*Activity*:
Search the records for lines with the word "policy" and copy each match.

*Exercise input*:
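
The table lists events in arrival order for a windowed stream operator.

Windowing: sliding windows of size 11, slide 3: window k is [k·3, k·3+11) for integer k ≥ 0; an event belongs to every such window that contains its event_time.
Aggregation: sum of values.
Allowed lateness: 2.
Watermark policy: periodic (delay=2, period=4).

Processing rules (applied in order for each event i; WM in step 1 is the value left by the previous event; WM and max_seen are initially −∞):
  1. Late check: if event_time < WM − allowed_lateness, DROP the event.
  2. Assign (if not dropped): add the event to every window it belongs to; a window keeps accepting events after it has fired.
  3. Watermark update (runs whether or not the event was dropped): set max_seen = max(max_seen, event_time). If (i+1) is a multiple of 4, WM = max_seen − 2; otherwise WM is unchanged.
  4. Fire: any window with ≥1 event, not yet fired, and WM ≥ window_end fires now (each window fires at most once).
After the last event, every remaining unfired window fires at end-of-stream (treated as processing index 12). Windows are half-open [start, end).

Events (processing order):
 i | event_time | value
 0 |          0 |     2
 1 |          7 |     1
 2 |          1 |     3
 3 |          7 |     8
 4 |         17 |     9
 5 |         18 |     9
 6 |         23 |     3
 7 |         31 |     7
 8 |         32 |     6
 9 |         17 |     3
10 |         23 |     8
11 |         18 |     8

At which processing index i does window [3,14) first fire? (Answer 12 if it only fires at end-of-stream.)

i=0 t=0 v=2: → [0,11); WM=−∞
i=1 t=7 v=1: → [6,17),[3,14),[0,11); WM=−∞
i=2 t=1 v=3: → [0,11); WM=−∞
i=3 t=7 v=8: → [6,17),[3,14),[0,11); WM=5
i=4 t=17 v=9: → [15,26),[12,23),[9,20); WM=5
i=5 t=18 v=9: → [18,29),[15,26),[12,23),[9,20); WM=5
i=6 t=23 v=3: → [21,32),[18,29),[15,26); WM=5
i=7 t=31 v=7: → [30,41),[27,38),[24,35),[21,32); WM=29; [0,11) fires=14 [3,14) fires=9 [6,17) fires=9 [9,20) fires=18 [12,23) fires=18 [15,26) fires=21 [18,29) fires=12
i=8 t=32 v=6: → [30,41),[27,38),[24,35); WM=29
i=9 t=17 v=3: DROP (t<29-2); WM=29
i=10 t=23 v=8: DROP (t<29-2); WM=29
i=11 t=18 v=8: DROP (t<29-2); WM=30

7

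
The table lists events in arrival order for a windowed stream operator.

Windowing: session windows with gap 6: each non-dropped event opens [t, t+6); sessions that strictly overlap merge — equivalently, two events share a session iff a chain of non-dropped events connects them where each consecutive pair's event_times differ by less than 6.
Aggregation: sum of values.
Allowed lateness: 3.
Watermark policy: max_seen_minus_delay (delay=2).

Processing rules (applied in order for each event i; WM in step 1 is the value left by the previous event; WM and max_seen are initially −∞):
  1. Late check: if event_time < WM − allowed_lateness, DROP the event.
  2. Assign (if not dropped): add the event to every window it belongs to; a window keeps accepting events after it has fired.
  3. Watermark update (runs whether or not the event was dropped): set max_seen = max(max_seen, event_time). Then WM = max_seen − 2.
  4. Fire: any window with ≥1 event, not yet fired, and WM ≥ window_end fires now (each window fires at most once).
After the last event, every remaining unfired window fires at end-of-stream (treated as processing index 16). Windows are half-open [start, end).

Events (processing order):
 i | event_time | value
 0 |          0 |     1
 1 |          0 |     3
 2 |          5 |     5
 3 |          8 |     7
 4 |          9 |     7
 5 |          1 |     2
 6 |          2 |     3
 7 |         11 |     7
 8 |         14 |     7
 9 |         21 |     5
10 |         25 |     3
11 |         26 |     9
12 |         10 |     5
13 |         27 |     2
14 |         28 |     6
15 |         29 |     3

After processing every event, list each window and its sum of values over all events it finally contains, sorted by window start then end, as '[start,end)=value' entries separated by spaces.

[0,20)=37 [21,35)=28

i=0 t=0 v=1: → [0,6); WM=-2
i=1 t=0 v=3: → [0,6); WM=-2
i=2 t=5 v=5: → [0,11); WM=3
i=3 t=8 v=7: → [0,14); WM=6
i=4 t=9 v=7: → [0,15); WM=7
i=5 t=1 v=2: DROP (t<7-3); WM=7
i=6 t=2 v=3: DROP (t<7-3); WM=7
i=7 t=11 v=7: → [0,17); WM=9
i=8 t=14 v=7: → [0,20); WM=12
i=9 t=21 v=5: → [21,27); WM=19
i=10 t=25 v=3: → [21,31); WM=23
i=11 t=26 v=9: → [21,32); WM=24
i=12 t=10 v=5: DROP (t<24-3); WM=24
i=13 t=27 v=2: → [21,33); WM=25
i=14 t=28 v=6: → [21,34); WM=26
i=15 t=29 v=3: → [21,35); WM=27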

--

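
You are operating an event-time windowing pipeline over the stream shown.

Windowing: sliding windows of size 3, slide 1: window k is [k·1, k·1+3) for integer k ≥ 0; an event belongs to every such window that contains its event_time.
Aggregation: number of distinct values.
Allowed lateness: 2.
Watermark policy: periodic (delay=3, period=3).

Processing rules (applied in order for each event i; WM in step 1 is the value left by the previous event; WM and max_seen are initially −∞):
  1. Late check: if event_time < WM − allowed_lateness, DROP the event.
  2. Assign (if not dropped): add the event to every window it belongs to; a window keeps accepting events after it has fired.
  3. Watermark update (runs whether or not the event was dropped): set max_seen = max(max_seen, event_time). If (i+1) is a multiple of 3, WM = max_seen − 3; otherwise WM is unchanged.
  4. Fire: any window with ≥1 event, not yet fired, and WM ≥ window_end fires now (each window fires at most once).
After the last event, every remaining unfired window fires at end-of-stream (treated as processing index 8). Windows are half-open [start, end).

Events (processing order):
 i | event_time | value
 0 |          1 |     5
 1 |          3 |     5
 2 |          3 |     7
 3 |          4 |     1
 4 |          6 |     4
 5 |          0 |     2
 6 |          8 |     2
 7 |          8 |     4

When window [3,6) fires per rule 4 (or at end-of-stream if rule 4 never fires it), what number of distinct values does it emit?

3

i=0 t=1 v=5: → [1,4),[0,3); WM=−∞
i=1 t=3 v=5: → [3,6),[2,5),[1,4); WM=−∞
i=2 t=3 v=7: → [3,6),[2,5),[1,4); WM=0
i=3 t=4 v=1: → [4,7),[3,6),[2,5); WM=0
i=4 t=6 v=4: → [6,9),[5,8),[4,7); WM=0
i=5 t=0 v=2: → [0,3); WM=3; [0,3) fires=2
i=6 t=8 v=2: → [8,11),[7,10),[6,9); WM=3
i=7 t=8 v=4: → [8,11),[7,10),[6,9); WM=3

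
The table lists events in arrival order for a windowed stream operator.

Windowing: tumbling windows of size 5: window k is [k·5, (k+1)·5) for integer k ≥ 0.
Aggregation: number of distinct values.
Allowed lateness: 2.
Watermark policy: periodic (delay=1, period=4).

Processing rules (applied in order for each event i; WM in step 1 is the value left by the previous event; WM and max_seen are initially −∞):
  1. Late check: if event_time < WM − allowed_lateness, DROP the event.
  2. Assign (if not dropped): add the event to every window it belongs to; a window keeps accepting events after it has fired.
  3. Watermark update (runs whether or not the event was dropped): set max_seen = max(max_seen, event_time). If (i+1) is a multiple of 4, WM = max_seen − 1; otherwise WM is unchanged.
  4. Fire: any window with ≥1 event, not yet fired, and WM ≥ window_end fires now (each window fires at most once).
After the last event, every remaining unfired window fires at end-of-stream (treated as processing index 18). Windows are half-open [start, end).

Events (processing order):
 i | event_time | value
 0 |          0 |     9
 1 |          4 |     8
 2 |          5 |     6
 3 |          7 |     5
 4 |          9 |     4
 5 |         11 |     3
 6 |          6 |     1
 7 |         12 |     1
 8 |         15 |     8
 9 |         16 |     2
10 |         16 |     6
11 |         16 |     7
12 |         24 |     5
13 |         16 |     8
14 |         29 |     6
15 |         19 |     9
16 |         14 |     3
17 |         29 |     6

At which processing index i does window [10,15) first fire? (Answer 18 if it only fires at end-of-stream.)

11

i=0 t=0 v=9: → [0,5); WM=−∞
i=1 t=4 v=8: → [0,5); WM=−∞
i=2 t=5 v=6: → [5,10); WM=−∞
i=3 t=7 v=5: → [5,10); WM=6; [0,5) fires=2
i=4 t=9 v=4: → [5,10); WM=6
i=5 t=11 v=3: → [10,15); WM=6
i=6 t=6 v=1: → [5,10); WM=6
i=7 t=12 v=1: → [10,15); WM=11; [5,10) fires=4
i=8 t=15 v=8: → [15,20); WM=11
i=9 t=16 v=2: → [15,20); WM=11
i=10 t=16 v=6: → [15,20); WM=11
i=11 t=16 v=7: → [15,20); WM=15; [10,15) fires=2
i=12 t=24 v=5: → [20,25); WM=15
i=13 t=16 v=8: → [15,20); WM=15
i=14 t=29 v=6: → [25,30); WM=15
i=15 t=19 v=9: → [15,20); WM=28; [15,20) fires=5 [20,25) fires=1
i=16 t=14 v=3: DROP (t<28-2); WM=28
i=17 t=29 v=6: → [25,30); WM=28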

*Your response*:
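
Watermark policy: periodic (delay=2, period=4).
Watermark policy: max_seen_minus_delay (delay=2).
Watermark policy: periodic (delay=3, period=3).
Watermark policy: periodic (delay=1, period=4).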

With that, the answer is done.